• [Task prompt]
Beginning at the top of the data below, write out every line exactly until you reach the line with "Words (in order): tree", and include that line.

Collected data

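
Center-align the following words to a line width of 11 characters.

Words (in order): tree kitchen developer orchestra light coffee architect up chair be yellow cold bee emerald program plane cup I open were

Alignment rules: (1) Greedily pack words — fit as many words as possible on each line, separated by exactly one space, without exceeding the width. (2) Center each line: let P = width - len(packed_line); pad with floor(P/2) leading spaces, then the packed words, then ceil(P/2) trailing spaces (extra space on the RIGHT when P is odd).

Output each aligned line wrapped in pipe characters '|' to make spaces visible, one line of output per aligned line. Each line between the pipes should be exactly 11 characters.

Answer: |   tree    |
|  kitchen  |
| developer |
| orchestra |
|   light   |
|  coffee   |
| architect |
|up chair be|
|yellow cold|
|bee emerald|
|  program  |
|plane cup I|
| open were |

Derivation:
Line 1: ['tree'] (min_width=4, slack=7)
Line 2: ['kitchen'] (min_width=7, slack=4)
Line 3: ['developer'] (min_width=9, slack=2)
Line 4: ['orchestra'] (min_width=9, slack=2)
Line 5: ['light'] (min_width=5, slack=6)
Line 6: ['coffee'] (min_width=6, slack=5)
Line 7: ['architect'] (min_width=9, slack=2)
Line 8: ['up', 'chair', 'be'] (min_width=11, slack=0)
Line 9: ['yellow', 'cold'] (min_width=11, slack=0)
Line 10: ['bee', 'emerald'] (min_width=11, slack=0)
Line 11: ['program'] (min_width=7, slack=4)
Line 12: ['plane', 'cup', 'I'] (min_width=11, slack=0)
Line 13: ['open', 'were'] (min_width=9, slack=2)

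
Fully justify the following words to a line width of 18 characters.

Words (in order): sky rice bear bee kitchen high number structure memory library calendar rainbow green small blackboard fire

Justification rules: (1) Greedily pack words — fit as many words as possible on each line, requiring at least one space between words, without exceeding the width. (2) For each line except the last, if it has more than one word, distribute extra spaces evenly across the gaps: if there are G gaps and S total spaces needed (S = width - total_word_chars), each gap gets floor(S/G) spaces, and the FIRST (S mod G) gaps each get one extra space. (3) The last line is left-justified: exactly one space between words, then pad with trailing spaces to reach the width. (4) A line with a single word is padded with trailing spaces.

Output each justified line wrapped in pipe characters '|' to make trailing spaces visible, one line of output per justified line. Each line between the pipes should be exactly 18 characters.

Answer: |sky  rice bear bee|
|kitchen       high|
|number   structure|
|memory     library|
|calendar   rainbow|
|green        small|
|blackboard fire   |

Derivation:
Line 1: ['sky', 'rice', 'bear', 'bee'] (min_width=17, slack=1)
Line 2: ['kitchen', 'high'] (min_width=12, slack=6)
Line 3: ['number', 'structure'] (min_width=16, slack=2)
Line 4: ['memory', 'library'] (min_width=14, slack=4)
Line 5: ['calendar', 'rainbow'] (min_width=16, slack=2)
Line 6: ['green', 'small'] (min_width=11, slack=7)
Line 7: ['blackboard', 'fire'] (min_width=15, slack=3)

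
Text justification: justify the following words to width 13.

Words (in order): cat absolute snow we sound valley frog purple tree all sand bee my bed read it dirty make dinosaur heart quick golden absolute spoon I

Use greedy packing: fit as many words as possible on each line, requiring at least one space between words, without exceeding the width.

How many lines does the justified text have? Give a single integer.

Line 1: ['cat', 'absolute'] (min_width=12, slack=1)
Line 2: ['snow', 'we', 'sound'] (min_width=13, slack=0)
Line 3: ['valley', 'frog'] (min_width=11, slack=2)
Line 4: ['purple', 'tree'] (min_width=11, slack=2)
Line 5: ['all', 'sand', 'bee'] (min_width=12, slack=1)
Line 6: ['my', 'bed', 'read'] (min_width=11, slack=2)
Line 7: ['it', 'dirty', 'make'] (min_width=13, slack=0)
Line 8: ['dinosaur'] (min_width=8, slack=5)
Line 9: ['heart', 'quick'] (min_width=11, slack=2)
Line 10: ['golden'] (min_width=6, slack=7)
Line 11: ['absolute'] (min_width=8, slack=5)
Line 12: ['spoon', 'I'] (min_width=7, slack=6)
Total lines: 12

Answer: 12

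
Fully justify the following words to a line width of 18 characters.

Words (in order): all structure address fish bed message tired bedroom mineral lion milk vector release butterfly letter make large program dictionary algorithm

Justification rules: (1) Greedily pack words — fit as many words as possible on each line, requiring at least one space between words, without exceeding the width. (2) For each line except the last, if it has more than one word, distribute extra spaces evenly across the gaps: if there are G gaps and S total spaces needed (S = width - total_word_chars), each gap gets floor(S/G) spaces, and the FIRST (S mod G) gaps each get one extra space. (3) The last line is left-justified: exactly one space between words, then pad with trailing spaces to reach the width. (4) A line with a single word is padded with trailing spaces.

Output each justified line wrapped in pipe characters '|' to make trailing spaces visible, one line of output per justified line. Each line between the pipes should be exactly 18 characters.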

• [Solution for this task]
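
Center-align the following words to a line width of 11 characters.

Words (in order): tree kitchen developer orchestra light coffee architect up chair be yellow cold bee emerald program plane cup I open were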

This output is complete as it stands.